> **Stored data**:
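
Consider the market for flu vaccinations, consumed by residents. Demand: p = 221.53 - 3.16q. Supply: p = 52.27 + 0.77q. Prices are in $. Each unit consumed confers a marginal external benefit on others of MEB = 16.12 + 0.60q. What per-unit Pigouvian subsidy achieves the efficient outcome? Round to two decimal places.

Social marginal benefit = demand + MEB = 237.65 - 2.56q.
Set SMB = MC: 237.65 - 2.56q = 52.27 + 0.77q → q* = 55.6697.
The Pigouvian subsidy equals MEB at q*: 16.12 + 0.60×55.6697 = 49.5218.

subsidy = $49.52 per unit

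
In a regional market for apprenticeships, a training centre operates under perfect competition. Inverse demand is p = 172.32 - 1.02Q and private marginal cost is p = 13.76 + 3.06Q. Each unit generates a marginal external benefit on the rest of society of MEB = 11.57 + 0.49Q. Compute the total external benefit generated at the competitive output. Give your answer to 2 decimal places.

Market equilibrium (private): 13.76 + 3.06Q = 172.32 - 1.02Q → Q_m = 38.8627.
Total external benefit = ∫₀^{Q_m} (11.57 + 0.49Q) dQ = 11.57×38.8627 + ½×0.49×38.8627² = 819.6673.

819.67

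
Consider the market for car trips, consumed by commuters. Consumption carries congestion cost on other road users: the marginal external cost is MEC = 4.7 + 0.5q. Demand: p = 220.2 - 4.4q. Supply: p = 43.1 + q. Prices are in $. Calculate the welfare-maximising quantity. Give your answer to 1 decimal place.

q* = 29.2

Social marginal benefit = demand − MEC = 215.5 - 4.9q.
Set SMB = MC: 215.5 - 4.9q = 43.1 + q → q* = 29.2203.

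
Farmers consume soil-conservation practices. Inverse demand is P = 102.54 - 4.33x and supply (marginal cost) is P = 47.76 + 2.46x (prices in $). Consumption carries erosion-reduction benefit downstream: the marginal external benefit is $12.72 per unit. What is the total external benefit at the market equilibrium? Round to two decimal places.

Market equilibrium (private): 47.76 + 2.46x = 102.54 - 4.33x → x_m = 8.0677.
Total external benefit = MEB × x_m = 12.72 × 8.0677 = 102.6211.

$102.62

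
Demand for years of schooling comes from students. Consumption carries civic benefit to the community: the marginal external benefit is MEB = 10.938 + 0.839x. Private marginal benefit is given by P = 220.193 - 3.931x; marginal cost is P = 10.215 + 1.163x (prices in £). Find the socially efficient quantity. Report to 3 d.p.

Social marginal benefit = demand + MEB = 231.131 - 3.092x.
Set SMB = MC: 231.131 - 3.092x = 10.215 + 1.163x → x* = 51.9192.

x* = 51.919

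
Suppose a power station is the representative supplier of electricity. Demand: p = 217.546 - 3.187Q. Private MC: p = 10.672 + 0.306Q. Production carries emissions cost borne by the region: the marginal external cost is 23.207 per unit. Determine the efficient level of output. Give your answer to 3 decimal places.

Social marginal cost = private MC + MEC = 33.879 + 0.306Q.
Set SMC = demand: 33.879 + 0.306Q = 217.546 - 3.187Q → Q* = 52.5814.

Q* = 52.581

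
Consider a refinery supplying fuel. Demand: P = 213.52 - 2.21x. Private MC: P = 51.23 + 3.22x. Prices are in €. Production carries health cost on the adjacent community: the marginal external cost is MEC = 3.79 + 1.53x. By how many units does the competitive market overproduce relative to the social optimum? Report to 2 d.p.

Market equilibrium (private): 51.23 + 3.22x = 213.52 - 2.21x → x_m = 29.8877.
Social marginal cost = private MC + MEC = 55.02 + 4.75x.
Set SMC = demand: 55.02 + 4.75x = 213.52 - 2.21x → x* = 22.7730.
Gap = |29.8877 − 22.7730| = 7.1147.

7.11 units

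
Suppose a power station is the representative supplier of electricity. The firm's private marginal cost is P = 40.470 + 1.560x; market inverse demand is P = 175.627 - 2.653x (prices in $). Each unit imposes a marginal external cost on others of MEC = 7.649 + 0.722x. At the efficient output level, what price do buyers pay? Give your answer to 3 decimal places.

Social marginal cost = private MC + MEC = 48.119 + 2.282x.
Set SMC = demand: 48.119 + 2.282x = 175.627 - 2.653x → x* = 25.8375.
Consumer price on the demand curve at x*: 175.627 − 2.653×25.8375 = 107.0801.

P = $107.080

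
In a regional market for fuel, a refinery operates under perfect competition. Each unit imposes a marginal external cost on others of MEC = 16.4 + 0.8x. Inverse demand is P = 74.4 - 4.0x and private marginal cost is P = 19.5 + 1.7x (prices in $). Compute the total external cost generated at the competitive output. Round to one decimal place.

Market equilibrium (private): 19.5 + 1.7x = 74.4 - 4.0x → x_m = 9.6316.
Total external cost = ∫₀^{x_m} (16.4 + 0.8x) dx = 16.4×9.6316 + ½×0.8×9.6316² = 195.0653.

$195.1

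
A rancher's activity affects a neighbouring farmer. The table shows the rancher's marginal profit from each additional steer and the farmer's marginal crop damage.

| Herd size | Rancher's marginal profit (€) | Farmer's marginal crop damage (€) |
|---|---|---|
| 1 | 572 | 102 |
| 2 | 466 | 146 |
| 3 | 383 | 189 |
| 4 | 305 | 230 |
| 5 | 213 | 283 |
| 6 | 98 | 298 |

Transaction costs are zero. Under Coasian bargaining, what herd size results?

Bargaining reaches the level where marginal profit last exceeds marginal crop damage.
That holds through level 4 (305 ≥ 230) but not at 5 (213 < 283).

4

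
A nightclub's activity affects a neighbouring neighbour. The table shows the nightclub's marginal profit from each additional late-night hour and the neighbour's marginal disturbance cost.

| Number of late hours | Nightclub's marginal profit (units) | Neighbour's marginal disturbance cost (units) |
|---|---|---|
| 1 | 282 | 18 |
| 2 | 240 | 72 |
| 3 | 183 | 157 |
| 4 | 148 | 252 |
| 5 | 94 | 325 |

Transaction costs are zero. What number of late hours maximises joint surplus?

Bargaining reaches the level where marginal profit last exceeds marginal disturbance cost.
That holds through level 3 (183 ≥ 157) but not at 4 (148 < 252).

3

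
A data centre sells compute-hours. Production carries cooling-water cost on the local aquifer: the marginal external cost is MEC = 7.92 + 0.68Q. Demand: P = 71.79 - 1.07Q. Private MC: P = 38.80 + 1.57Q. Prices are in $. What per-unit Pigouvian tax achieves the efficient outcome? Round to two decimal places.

tax = $13.05 per unit

Social marginal cost = private MC + MEC = 46.72 + 2.25Q.
Set SMC = demand: 46.72 + 2.25Q = 71.79 - 1.07Q → Q* = 7.5512.
The Pigouvian tax equals MEC at Q*: 7.92 + 0.68×7.5512 = 13.0548.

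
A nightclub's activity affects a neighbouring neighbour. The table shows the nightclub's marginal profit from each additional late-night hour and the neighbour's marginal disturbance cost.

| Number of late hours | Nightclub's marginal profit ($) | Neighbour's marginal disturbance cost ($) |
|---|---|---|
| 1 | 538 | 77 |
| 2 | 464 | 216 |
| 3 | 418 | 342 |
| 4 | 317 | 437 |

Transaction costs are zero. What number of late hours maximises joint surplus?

Bargaining reaches the level where marginal profit last exceeds marginal disturbance cost.
That holds through level 3 (418 ≥ 342) but not at 4 (317 < 437).

3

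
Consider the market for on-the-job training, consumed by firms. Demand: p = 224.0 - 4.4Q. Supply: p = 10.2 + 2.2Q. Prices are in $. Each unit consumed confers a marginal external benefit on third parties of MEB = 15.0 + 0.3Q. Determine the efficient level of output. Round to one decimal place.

Social marginal benefit = demand + MEB = 239.0 - 4.1Q.
Set SMB = MC: 239.0 - 4.1Q = 10.2 + 2.2Q → Q* = 36.3175.

Q* = 36.3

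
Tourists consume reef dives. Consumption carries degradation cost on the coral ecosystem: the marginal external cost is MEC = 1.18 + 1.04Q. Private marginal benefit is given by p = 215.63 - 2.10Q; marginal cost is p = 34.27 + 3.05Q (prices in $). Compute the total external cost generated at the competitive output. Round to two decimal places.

Market equilibrium (private): 34.27 + 3.05Q = 215.63 - 2.10Q → Q_m = 35.2155.
Total external cost = ∫₀^{Q_m} (1.18 + 1.04Q) dQ = 1.18×35.2155 + ½×1.04×35.2155² = 686.4226.

$686.42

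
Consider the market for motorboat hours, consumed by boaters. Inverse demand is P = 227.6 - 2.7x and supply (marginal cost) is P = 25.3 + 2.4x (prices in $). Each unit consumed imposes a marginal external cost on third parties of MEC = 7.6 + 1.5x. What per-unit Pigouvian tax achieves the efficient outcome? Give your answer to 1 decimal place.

Social marginal benefit = demand − MEC = 220.0 - 4.2x.
Set SMB = MC: 220.0 - 4.2x = 25.3 + 2.4x → x* = 29.5000.
The Pigouvian tax equals MEC at x*: 7.6 + 1.5×29.5000 = 51.8500.

tax = $51.9 per unit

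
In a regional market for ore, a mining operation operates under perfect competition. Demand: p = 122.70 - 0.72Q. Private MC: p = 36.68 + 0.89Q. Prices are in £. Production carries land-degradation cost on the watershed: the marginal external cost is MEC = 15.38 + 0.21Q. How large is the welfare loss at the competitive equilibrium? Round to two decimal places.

DWL = £194.38

Market equilibrium (private): 36.68 + 0.89Q = 122.70 - 0.72Q → Q_m = 53.4286.
Social marginal cost = private MC + MEC = 52.06 + 1.10Q.
Set SMC = demand: 52.06 + 1.10Q = 122.70 - 0.72Q → Q* = 38.8132.
Between Q* and Q_m the wedge SMC − demand runs linearly from 0 to MEC(Q_m), so the loss is a triangle.
DWL = ½ × 14.6154 × 26.6000 = 194.3848.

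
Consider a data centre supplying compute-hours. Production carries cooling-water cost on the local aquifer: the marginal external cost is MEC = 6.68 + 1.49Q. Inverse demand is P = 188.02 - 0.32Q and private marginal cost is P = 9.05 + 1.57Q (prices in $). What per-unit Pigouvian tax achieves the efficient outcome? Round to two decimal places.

tax = $82.63 per unit

Social marginal cost = private MC + MEC = 15.73 + 3.06Q.
Set SMC = demand: 15.73 + 3.06Q = 188.02 - 0.32Q → Q* = 50.9734.
The Pigouvian tax equals MEC at Q*: 6.68 + 1.49×50.9734 = 82.6304.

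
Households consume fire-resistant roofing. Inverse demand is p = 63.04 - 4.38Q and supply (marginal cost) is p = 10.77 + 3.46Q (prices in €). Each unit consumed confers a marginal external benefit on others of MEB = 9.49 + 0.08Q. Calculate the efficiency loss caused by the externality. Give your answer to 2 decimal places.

DWL = €6.47

Market equilibrium (private): 10.77 + 3.46Q = 63.04 - 4.38Q → Q_m = 6.6671.
Social marginal benefit = demand + MEB = 72.53 - 4.30Q.
Set SMB = MC: 72.53 - 4.30Q = 10.77 + 3.46Q → Q* = 7.9588.
The welfare-loss triangle has base |Q_m − Q*| and height MEB(Q_m) (the vertical gap between SMB and MC is zero at Q* and MEB at Q_m).
DWL = ½ × 1.2917 × 10.0234 = 6.4736.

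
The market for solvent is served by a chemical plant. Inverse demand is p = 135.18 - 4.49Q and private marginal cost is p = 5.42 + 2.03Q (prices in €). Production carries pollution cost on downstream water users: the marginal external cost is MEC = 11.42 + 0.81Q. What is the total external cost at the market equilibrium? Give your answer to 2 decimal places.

€387.69

Market equilibrium (private): 5.42 + 2.03Q = 135.18 - 4.49Q → Q_m = 19.9018.
Total external cost = ∫₀^{Q_m} (11.42 + 0.81Q) dQ = 11.42×19.9018 + ½×0.81×19.9018² = 387.6916.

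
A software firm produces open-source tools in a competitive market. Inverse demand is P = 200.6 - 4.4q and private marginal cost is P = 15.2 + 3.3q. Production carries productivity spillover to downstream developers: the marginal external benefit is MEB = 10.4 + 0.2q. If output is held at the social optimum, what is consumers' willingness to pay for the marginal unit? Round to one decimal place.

Social marginal cost = private MC − MEB = 4.8 + 3.1q.
Set SMC = demand: 4.8 + 3.1q = 200.6 - 4.4q → q* = 26.1067.
Consumer price on the demand curve at q*: 200.6 − 4.4×26.1067 = 85.7305.

P = 85.7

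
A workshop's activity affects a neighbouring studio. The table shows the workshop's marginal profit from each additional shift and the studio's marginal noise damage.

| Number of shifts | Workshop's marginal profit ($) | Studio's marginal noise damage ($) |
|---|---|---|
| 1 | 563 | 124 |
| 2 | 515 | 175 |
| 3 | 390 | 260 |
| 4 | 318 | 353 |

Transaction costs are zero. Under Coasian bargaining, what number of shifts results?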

> **Problem to work on**:
Of the lines above, extract only those from the line with "Transaction costs are zero. Under Coasian bargaining, what herd" to the line with "317 | 437 |", both included, exactly as written.

> **Answer below**:
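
Transaction costs are zero. Under Coasian bargaining, what herd size results?

Bargaining reaches the level where marginal profit last exceeds marginal crop damage.
That holds through level 4 (305 ≥ 230) but not at 5 (213 < 283).

4

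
A nightclub's activity affects a neighbouring neighbour. The table shows the nightclub's marginal profit from each additional late-night hour and the neighbour's marginal disturbance cost.

| Number of late hours | Nightclub's marginal profit (units) | Neighbour's marginal disturbance cost (units) |
|---|---|---|
| 1 | 282 | 18 |
| 2 | 240 | 72 |
| 3 | 183 | 157 |
| 4 | 148 | 252 |
| 5 | 94 | 325 |

Transaction costs are zero. What number of late hours maximises joint surplus?

Bargaining reaches the level where marginal profit last exceeds marginal disturbance cost.
That holds through level 3 (183 ≥ 157) but not at 4 (148 < 252).

3

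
A data centre sells compute-hours. Production carries cooling-water cost on the local aquifer: the marginal external cost is MEC = 7.92 + 0.68Q. Demand: P = 71.79 - 1.07Q. Private MC: P = 38.80 + 1.57Q. Prices are in $. What per-unit Pigouvian tax achieves the efficient outcome? Round to two decimal places.

tax = $13.05 per unit

Social marginal cost = private MC + MEC = 46.72 + 2.25Q.
Set SMC = demand: 46.72 + 2.25Q = 71.79 - 1.07Q → Q* = 7.5512.
The Pigouvian tax equals MEC at Q*: 7.92 + 0.68×7.5512 = 13.0548.

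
A nightclub's activity affects a neighbouring neighbour. The table shows the nightclub's marginal profit from each additional late-night hour and the neighbour's marginal disturbance cost.

| Number of late hours | Nightclub's marginal profit ($) | Neighbour's marginal disturbance cost ($) |
|---|---|---|
| 1 | 538 | 77 |
| 2 | 464 | 216 |
| 3 | 418 | 342 |
| 4 | 317 | 437 |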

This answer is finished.